### Task instructions
Set the data down once more, in full and exactly.
————
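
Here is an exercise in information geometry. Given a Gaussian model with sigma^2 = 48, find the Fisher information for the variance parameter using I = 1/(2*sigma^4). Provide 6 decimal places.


Fisher information for variance: I(sigma^2) = 1/(2*sigma^4).
sigma^2 = 48, so sigma^4 = 2304.
I = 1/(2*2304) = 1/4608 = 0.000217

0.000217


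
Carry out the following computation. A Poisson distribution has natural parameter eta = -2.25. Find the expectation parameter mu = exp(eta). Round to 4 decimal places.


Expectation parameter for Poisson exponential family:
mu = exp(eta).
eta = -2.25.
mu = exp(-2.25) = 0.1054

0.1054


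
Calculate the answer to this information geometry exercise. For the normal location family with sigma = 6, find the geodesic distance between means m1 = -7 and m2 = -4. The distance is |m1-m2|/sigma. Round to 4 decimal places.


On the fixed-variance normal subfamily, geodesic distance = |m1-m2|/sigma.
|-7 - -4| = 3.
sigma = 6.
d = 3/6 = 0.5000

0.5000


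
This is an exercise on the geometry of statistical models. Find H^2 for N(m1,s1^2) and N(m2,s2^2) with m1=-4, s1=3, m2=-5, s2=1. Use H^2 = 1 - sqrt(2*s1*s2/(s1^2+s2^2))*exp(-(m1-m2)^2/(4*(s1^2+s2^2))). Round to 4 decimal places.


Squared Hellinger distance for Gaussians:
H^2 = 1 - sqrt(2*s1*s2/(s1^2+s2^2)) * exp(-(m1-m2)^2/(4*(s1^2+s2^2))).
s1^2 = 9, s2^2 = 1, s1^2+s2^2 = 10.
sqrt(2*3*1/(10)) = 0.774597.
(m1-m2)^2 = (1)^2 = 1.
exp(-1/(4*10)) = exp(-0.025) = 0.97531.
H^2 = 1 - 0.774597*0.97531 = 0.2445

0.2445


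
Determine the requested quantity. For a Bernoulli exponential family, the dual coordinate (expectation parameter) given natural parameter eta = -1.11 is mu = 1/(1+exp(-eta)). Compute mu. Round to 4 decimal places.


Dual coordinate (expectation parameter) for Bernoulli:
mu = 1/(1+exp(-eta)).
eta = -1.11.
exp(-eta) = exp(1.11) = 3.034358.
mu = 1/(1+3.034358) = 0.2479

0.2479


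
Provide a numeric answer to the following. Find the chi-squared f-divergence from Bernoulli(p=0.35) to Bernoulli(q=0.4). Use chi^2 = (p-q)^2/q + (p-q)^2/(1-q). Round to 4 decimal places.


Chi-squared divergence between Bernoulli distributions:
chi^2 = (p-q)^2/q + (p-q)^2/(1-q).
p = 0.35, q = 0.4, p-q = -0.05.
(p-q)^2 = 0.0025.
term1 = 0.0025/0.4 = 0.00625.
term2 = 0.0025/0.6 = 0.004167.
chi^2 = 0.00625 + 0.004167 = 0.0104

0.0104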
————
### Solution to the problem
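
Here is an exercise in information geometry. Given a Gaussian model with sigma^2 = 48, find the Fisher information for the variance parameter using I = 1/(2*sigma^4). Provide 6 decimal places.


Fisher information for variance: I(sigma^2) = 1/(2*sigma^4).
sigma^2 = 48, so sigma^4 = 2304.
I = 1/(2*2304) = 1/4608 = 0.000217

0.000217


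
Carry out the following computation. A Poisson distribution has natural parameter eta = -2.25. Find the expectation parameter mu = exp(eta). Round to 4 decimal places.


Expectation parameter for Poisson exponential family:
mu = exp(eta).
eta = -2.25.
mu = exp(-2.25) = 0.1054

0.1054


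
Calculate the answer to this information geometry exercise. For the normal location family with sigma = 6, find the geodesic distance between means m1 = -7 and m2 = -4. The distance is |m1-m2|/sigma. Round to 4 decimal places.


On the fixed-variance normal subfamily, geodesic distance = |m1-m2|/sigma.
|-7 - -4| = 3.
sigma = 6.
d = 3/6 = 0.5000

0.5000


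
This is an exercise on the geometry of statistical models. Find H^2 for N(m1,s1^2) and N(m2,s2^2) with m1=-4, s1=3, m2=-5, s2=1. Use H^2 = 1 - sqrt(2*s1*s2/(s1^2+s2^2))*exp(-(m1-m2)^2/(4*(s1^2+s2^2))). Round to 4 decimal places.


Squared Hellinger distance for Gaussians:
H^2 = 1 - sqrt(2*s1*s2/(s1^2+s2^2)) * exp(-(m1-m2)^2/(4*(s1^2+s2^2))).
s1^2 = 9, s2^2 = 1, s1^2+s2^2 = 10.
sqrt(2*3*1/(10)) = 0.774597.
(m1-m2)^2 = (1)^2 = 1.
exp(-1/(4*10)) = exp(-0.025) = 0.97531.
H^2 = 1 - 0.774597*0.97531 = 0.2445

0.2445


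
Determine the requested quantity. For a Bernoulli exponential family, the dual coordinate (expectation parameter) given natural parameter eta = -1.11 is mu = 1/(1+exp(-eta)). Compute mu. Round to 4 decimal places.


Dual coordinate (expectation parameter) for Bernoulli:
mu = 1/(1+exp(-eta)).
eta = -1.11.
exp(-eta) = exp(1.11) = 3.034358.
mu = 1/(1+3.034358) = 0.2479

0.2479


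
Provide a numeric answer to the following. Find the chi-squared f-divergence from Bernoulli(p=0.35) to Bernoulli(q=0.4). Use chi^2 = (p-q)^2/q + (p-q)^2/(1-q). Round to 4 decimal places.


Chi-squared divergence between Bernoulli distributions:
chi^2 = (p-q)^2/q + (p-q)^2/(1-q).
p = 0.35, q = 0.4, p-q = -0.05.
(p-q)^2 = 0.0025.
term1 = 0.0025/0.4 = 0.00625.
term2 = 0.0025/0.6 = 0.004167.
chi^2 = 0.00625 + 0.004167 = 0.0104

0.0104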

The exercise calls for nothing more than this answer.